Activity
Down to the final line, write out the data below exactly.

Records provided

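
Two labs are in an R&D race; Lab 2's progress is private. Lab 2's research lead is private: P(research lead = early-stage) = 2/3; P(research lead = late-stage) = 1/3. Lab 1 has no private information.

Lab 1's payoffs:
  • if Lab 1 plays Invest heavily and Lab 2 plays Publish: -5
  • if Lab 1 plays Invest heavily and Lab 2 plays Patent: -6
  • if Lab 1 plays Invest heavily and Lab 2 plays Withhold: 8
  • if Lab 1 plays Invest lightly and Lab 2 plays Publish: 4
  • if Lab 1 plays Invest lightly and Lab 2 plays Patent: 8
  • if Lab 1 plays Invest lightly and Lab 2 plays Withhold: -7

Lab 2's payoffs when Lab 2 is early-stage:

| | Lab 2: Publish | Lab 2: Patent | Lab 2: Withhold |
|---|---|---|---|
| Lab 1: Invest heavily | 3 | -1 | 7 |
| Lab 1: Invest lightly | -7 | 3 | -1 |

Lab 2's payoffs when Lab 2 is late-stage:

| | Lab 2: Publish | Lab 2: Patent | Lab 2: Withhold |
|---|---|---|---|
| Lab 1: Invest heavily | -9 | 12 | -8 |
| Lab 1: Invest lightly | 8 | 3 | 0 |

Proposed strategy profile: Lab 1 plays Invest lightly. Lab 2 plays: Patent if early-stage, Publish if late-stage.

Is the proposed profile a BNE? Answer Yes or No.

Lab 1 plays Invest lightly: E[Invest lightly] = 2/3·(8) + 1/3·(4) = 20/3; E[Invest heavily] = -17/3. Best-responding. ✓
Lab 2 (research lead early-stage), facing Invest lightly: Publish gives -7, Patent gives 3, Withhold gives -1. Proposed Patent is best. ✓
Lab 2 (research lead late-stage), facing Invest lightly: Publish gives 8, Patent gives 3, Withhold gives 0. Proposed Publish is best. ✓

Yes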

Task output
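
Two labs are in an R&D race; Lab 2's progress is private. Lab 2's research lead is private: P(research lead = early-stage) = 2/3; P(research lead = late-stage) = 1/3. Lab 1 has no private information.

Lab 1's payoffs:
  • if Lab 1 plays Invest heavily and Lab 2 plays Publish: -5
  • if Lab 1 plays Invest heavily and Lab 2 plays Patent: -6
  • if Lab 1 plays Invest heavily and Lab 2 plays Withhold: 8
  • if Lab 1 plays Invest lightly and Lab 2 plays Publish: 4
  • if Lab 1 plays Invest lightly and Lab 2 plays Patent: 8
  • if Lab 1 plays Invest lightly and Lab 2 plays Withhold: -7

Lab 2's payoffs when Lab 2 is early-stage:

| | Lab 2: Publish | Lab 2: Patent | Lab 2: Withhold |
|---|---|---|---|
| Lab 1: Invest heavily | 3 | -1 | 7 |
| Lab 1: Invest lightly | -7 | 3 | -1 |

Lab 2's payoffs when Lab 2 is late-stage:

| | Lab 2: Publish | Lab 2: Patent | Lab 2: Withhold |
|---|---|---|---|
| Lab 1: Invest heavily | -9 | 12 | -8 |
| Lab 1: Invest lightly | 8 | 3 | 0 |

Proposed strategy profile: Lab 1 plays Invest lightly. Lab 2 plays: Patent if early-stage, Publish if late-stage.

Is the proposed profile a BNE? Answer Yes or No.

Lab 1 plays Invest lightly: E[Invest lightly] = 2/3·(8) + 1/3·(4) = 20/3; E[Invest heavily] = -17/3. Best-responding. ✓
Lab 2 (research lead early-stage), facing Invest lightly: Publish gives -7, Patent gives 3, Withhold gives -1. Proposed Patent is best. ✓
Lab 2 (research lead late-stage), facing Invest lightly: Publish gives 8, Patent gives 3, Withhold gives 0. Proposed Publish is best. ✓

Yes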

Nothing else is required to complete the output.